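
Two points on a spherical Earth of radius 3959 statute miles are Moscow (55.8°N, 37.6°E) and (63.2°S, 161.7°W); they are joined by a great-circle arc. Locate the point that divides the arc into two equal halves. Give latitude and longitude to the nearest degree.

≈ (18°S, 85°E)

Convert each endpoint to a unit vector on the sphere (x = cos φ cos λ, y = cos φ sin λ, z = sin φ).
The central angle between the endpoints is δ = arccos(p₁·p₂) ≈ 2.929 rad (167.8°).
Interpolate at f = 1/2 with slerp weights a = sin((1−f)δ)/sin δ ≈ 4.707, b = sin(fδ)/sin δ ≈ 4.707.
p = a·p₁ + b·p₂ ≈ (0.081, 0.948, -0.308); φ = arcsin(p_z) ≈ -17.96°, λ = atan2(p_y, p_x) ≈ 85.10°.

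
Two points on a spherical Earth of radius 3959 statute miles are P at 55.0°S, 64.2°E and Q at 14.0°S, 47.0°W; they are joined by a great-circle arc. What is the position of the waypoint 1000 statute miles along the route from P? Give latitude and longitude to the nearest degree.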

----------

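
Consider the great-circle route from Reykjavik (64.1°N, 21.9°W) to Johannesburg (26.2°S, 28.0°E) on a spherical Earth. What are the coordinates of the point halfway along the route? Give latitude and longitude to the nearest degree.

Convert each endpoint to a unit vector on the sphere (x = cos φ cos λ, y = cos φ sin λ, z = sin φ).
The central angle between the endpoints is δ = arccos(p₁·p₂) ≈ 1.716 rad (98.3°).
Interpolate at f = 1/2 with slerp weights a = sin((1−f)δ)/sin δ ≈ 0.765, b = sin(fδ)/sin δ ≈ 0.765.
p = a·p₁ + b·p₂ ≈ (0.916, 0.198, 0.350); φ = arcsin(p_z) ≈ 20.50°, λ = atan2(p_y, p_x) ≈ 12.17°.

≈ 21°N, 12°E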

----------

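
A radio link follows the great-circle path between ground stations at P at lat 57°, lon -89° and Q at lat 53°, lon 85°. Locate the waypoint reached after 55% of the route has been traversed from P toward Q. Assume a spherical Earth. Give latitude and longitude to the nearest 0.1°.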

----------

Copy every line from the entries that contains the word "waypoint".

▶ Task solution:
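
Two points on a spherical Earth of radius 3959 statute miles are P at 55.0°S, 64.2°E and Q at 14.0°S, 47.0°W; they are joined by a great-circle arc. What is the position of the waypoint 1000 statute miles along the route from P? Give latitude and longitude to the nearest degree.
A radio link follows the great-circle path between ground stations at P at lat 57°, lon -89° and Q at lat 53°, lon 85°. Locate the waypoint reached after 55% of the route has been traversed from P toward Q. Assume a spherical Earth. Give latitude and longitude to the nearest 0.1°.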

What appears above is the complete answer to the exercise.